About this task: Every line below from the one containing "The table below" through the one containing "7.6% | 7.8% | 3% |" must be transcribed exactly. Omit all lines outside that stretch.

----

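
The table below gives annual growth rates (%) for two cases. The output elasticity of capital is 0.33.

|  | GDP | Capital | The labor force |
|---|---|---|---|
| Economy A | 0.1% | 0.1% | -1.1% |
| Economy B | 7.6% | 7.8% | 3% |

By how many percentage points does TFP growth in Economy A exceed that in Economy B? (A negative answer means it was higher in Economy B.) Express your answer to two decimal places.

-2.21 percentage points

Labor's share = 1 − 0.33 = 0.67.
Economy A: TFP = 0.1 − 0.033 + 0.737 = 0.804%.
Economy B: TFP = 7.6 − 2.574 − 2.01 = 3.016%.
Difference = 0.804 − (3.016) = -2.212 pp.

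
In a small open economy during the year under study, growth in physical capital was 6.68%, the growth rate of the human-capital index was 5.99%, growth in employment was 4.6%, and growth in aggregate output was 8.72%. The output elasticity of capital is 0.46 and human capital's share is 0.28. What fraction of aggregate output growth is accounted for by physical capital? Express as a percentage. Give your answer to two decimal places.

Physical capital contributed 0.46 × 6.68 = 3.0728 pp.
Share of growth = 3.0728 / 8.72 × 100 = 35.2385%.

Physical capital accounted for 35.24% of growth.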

----

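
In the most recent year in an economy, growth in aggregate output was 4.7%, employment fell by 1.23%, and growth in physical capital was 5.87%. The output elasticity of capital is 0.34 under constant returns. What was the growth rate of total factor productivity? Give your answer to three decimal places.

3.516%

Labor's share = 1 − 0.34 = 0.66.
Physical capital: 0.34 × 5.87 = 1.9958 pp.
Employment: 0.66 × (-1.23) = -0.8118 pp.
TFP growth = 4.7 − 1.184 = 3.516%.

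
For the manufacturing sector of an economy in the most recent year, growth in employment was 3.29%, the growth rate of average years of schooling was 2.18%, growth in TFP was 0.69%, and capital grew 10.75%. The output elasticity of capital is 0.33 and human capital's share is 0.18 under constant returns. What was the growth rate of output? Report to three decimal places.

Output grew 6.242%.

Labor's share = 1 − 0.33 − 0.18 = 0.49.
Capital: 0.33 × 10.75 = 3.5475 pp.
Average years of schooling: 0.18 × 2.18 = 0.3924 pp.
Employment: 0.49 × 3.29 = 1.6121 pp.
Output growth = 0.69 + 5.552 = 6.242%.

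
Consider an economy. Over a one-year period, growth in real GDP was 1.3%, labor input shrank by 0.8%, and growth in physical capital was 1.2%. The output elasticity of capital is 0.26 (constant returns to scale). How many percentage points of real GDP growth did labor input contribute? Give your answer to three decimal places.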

----

Result for this exercise:
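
The table below gives annual growth rates (%) for two cases. The output elasticity of capital is 0.33.

|  | GDP | Capital | The labor force |
|---|---|---|---|
| Economy A | 0.1% | 0.1% | -1.1% |
| Economy B | 7.6% | 7.8% | 3% |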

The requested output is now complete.